[Saved entries]
---+---

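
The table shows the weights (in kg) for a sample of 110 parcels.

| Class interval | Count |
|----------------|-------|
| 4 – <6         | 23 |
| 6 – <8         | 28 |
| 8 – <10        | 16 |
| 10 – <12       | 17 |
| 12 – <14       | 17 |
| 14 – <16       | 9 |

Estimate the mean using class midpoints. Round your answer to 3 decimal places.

Midpoints: 5, 7, 9, 11, 13, 15
Σfm = 23×5 + 28×7 + 16×9 + 17×11 + 17×13 + 9×15 = 998
n = Σf = 110
Mean = 998 / 110 = 9.0727

9.073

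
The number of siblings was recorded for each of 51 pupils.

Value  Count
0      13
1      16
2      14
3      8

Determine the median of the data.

1

Cumulative frequencies: 13, 29, 43, 51
n = 51, so the median is the value in position (n+1)/2 = 26.
Position 26 falls at value 1.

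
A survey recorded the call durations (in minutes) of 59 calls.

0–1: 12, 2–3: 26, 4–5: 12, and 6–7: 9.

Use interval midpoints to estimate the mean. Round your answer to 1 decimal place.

Midpoints: 0.5, 2.5, 4.5, 6.5
Σfm = 12×0.5 + 26×2.5 + 12×4.5 + 9×6.5 = 183.5
n = Σf = 59
Mean = 183.5 / 59 = 3.1102

3.1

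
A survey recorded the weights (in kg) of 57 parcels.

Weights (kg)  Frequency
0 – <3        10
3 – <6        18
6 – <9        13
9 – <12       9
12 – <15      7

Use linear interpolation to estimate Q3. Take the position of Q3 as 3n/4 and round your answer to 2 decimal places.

Cumulative frequencies: 10, 28, 41, 50, 57
n = 57; position = 3n/4 = 42.75.
This falls in the class 9 – <12: L = 9, F = 41, f = 9, h = 3.
Upper quartile ≈ 9 + ((42.75 − 41) / 9) × 3 = 9.5833

9.58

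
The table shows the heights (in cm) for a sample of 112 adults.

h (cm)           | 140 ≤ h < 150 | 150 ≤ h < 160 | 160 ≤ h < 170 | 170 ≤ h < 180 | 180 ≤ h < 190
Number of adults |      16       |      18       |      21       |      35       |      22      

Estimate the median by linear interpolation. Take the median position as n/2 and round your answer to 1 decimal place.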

---+---

**Work instruction**
The line containing "180 ≤ h < 190" and all lines after it, through the last line of the data, should be retyped exactly.

**Reply to the exercise**
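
h (cm)           | 140 ≤ h < 150 | 150 ≤ h < 160 | 160 ≤ h < 170 | 170 ≤ h < 180 | 180 ≤ h < 190
Number of adults |      16       |      18       |      21       |      35       |      22      

Estimate the median by linear interpolation. Take the median position as n/2 and round your answer to 1 decimal place.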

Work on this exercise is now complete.